Work request: What you return must be the complete listing, unchanged.

Material supplied:
-- Opening Marker --

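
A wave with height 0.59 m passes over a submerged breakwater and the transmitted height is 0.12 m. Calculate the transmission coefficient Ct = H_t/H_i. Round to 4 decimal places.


Ct = H_t / H_i
Ct = 0.12 / 0.59
Ct = 0.2034

0.2034


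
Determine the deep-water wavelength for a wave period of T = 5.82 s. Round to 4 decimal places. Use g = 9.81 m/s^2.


L0 = g * T^2 / (2 * pi)
L0 = 9.81 * 5.82^2 / (2 * pi)
L0 = 9.81 * 33.8724 / 6.28319
L0 = 332.2882 / 6.28319
L0 = 52.8853 m

52.8853


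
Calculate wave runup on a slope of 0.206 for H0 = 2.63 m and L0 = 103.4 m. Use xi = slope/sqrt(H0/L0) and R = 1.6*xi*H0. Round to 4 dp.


xi = slope / sqrt(H0/L0)
H0/L0 = 2.63/103.4 = 0.025435
sqrt(0.025435) = 0.159484
xi = 0.206 / 0.159484 = 1.291664
R = 1.6 * xi * H0 = 1.6 * 1.291664 * 2.63
R = 5.4353 m

5.4353


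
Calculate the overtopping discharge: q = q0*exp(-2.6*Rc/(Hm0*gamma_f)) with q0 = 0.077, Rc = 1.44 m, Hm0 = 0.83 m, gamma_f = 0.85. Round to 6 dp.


q = q0 * exp(-2.6 * Rc / (Hm0 * gamma_f))
Exponent = -2.6 * 1.44 / (0.83 * 0.85)
= -2.6 * 1.44 / 0.7055
= -5.306875
exp(-5.306875) = 0.004957
q = 0.077 * 0.004957
q = 0.000382 m^3/s/m

0.000382


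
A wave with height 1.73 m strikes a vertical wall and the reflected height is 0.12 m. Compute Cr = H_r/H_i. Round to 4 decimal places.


Cr = H_r / H_i
Cr = 0.12 / 1.73
Cr = 0.0694

0.0694


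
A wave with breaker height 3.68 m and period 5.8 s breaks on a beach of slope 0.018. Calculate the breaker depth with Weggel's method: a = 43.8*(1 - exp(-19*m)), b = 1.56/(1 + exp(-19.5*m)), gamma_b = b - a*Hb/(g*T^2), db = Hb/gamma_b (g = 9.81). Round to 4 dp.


a = 43.8 * (1 - exp(-19 * m))
exp(-19 * 0.018) = exp(-0.3420) = 0.710348
a = 43.8 * (1 - 0.710348) = 12.686749
b = 1.56 / (1 + exp(-19.5 * m))
exp(-19.5 * 0.018) = exp(-0.3510) = 0.703984
b = 1.56 / (1 + 0.703984) = 0.915502
Hb / (g * T^2) = 3.68 / (9.81 * 5.8^2) = 3.68 / 330.0084 = 0.01115123
gamma_b = b - a * Hb/(g*T^2) = 0.915502 - 12.686749 * 0.01115123 = 0.774029
db = Hb / gamma_b = 3.68 / 0.774029
db = 4.7543 m

4.7543


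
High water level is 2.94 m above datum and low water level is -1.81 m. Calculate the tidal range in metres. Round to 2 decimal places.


Tidal range = High water - Low water
Tidal range = 2.94 - (-1.81)
Tidal range = 4.75 m

4.75


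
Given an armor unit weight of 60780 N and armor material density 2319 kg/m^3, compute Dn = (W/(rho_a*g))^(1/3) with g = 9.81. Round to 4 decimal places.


V = W / (rho_a * g)
V = 60780 / (2319 * 9.81)
V = 60780 / 22749.39
V = 2.671720 m^3
Dn = V^(1/3) = 2.671720^(1/3)
Dn = 1.3876 m

1.3876


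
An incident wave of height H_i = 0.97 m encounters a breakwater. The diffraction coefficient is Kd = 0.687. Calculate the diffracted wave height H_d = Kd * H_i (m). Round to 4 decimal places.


H_d = Kd * H_i
H_d = 0.687 * 0.97
H_d = 0.6664 m

0.6664


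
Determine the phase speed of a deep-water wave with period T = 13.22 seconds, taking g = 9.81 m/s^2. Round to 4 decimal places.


We use the deep-water celerity formula:
C = g * T / (2 * pi)
C = 9.81 * 13.22 / (2 * 3.14159...)
C = 129.688200 / 6.283185
C = 20.6405 m/s

20.6405


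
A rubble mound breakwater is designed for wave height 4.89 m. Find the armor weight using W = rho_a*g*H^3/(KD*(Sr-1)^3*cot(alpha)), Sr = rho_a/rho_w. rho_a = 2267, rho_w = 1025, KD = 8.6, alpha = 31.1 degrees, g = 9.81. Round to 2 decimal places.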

-- Closing Marker --

Task result:
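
A wave with height 0.59 m passes over a submerged breakwater and the transmitted height is 0.12 m. Calculate the transmission coefficient Ct = H_t/H_i. Round to 4 decimal places.


Ct = H_t / H_i
Ct = 0.12 / 0.59
Ct = 0.2034

0.2034


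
Determine the deep-water wavelength for a wave period of T = 5.82 s. Round to 4 decimal places. Use g = 9.81 m/s^2.


L0 = g * T^2 / (2 * pi)
L0 = 9.81 * 5.82^2 / (2 * pi)
L0 = 9.81 * 33.8724 / 6.28319
L0 = 332.2882 / 6.28319
L0 = 52.8853 m

52.8853


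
Calculate wave runup on a slope of 0.206 for H0 = 2.63 m and L0 = 103.4 m. Use xi = slope/sqrt(H0/L0) and R = 1.6*xi*H0. Round to 4 dp.


xi = slope / sqrt(H0/L0)
H0/L0 = 2.63/103.4 = 0.025435
sqrt(0.025435) = 0.159484
xi = 0.206 / 0.159484 = 1.291664
R = 1.6 * xi * H0 = 1.6 * 1.291664 * 2.63
R = 5.4353 m

5.4353


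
Calculate the overtopping discharge: q = q0*exp(-2.6*Rc/(Hm0*gamma_f)) with q0 = 0.077, Rc = 1.44 m, Hm0 = 0.83 m, gamma_f = 0.85. Round to 6 dp.


q = q0 * exp(-2.6 * Rc / (Hm0 * gamma_f))
Exponent = -2.6 * 1.44 / (0.83 * 0.85)
= -2.6 * 1.44 / 0.7055
= -5.306875
exp(-5.306875) = 0.004957
q = 0.077 * 0.004957
q = 0.000382 m^3/s/m

0.000382


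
A wave with height 1.73 m strikes a vertical wall and the reflected height is 0.12 m. Compute Cr = H_r/H_i. Round to 4 decimal places.


Cr = H_r / H_i
Cr = 0.12 / 1.73
Cr = 0.0694

0.0694


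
A wave with breaker height 3.68 m and period 5.8 s breaks on a beach of slope 0.018. Calculate the breaker depth with Weggel's method: a = 43.8*(1 - exp(-19*m)), b = 1.56/(1 + exp(-19.5*m)), gamma_b = b - a*Hb/(g*T^2), db = Hb/gamma_b (g = 9.81). Round to 4 dp.


a = 43.8 * (1 - exp(-19 * m))
exp(-19 * 0.018) = exp(-0.3420) = 0.710348
a = 43.8 * (1 - 0.710348) = 12.686749
b = 1.56 / (1 + exp(-19.5 * m))
exp(-19.5 * 0.018) = exp(-0.3510) = 0.703984
b = 1.56 / (1 + 0.703984) = 0.915502
Hb / (g * T^2) = 3.68 / (9.81 * 5.8^2) = 3.68 / 330.0084 = 0.01115123
gamma_b = b - a * Hb/(g*T^2) = 0.915502 - 12.686749 * 0.01115123 = 0.774029
db = Hb / gamma_b = 3.68 / 0.774029
db = 4.7543 m

4.7543


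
High water level is 2.94 m above datum and low water level is -1.81 m. Calculate the tidal range in metres. Round to 2 decimal places.


Tidal range = High water - Low water
Tidal range = 2.94 - (-1.81)
Tidal range = 4.75 m

4.75


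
Given an armor unit weight of 60780 N and armor material density 2319 kg/m^3, compute Dn = (W/(rho_a*g))^(1/3) with g = 9.81. Round to 4 decimal places.


V = W / (rho_a * g)
V = 60780 / (2319 * 9.81)
V = 60780 / 22749.39
V = 2.671720 m^3
Dn = V^(1/3) = 2.671720^(1/3)
Dn = 1.3876 m

1.3876


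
An incident wave of height H_i = 0.97 m encounters a breakwater. The diffraction coefficient is Kd = 0.687. Calculate the diffracted wave height H_d = Kd * H_i (m). Round to 4 decimal places.


H_d = Kd * H_i
H_d = 0.687 * 0.97
H_d = 0.6664 m

0.6664


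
Determine the phase speed of a deep-water wave with period T = 13.22 seconds, taking g = 9.81 m/s^2. Round to 4 decimal places.


We use the deep-water celerity formula:
C = g * T / (2 * pi)
C = 9.81 * 13.22 / (2 * 3.14159...)
C = 129.688200 / 6.283185
C = 20.6405 m/s

20.6405


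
A rubble mound breakwater is designed for wave height 4.89 m. Find the armor weight using W = rho_a*g*H^3/(KD*(Sr-1)^3*cot(alpha)), Sr = rho_a/rho_w. rho_a = 2267, rho_w = 1025, KD = 8.6, alpha = 31.1 degrees, g = 9.81. Round to 2 decimal places.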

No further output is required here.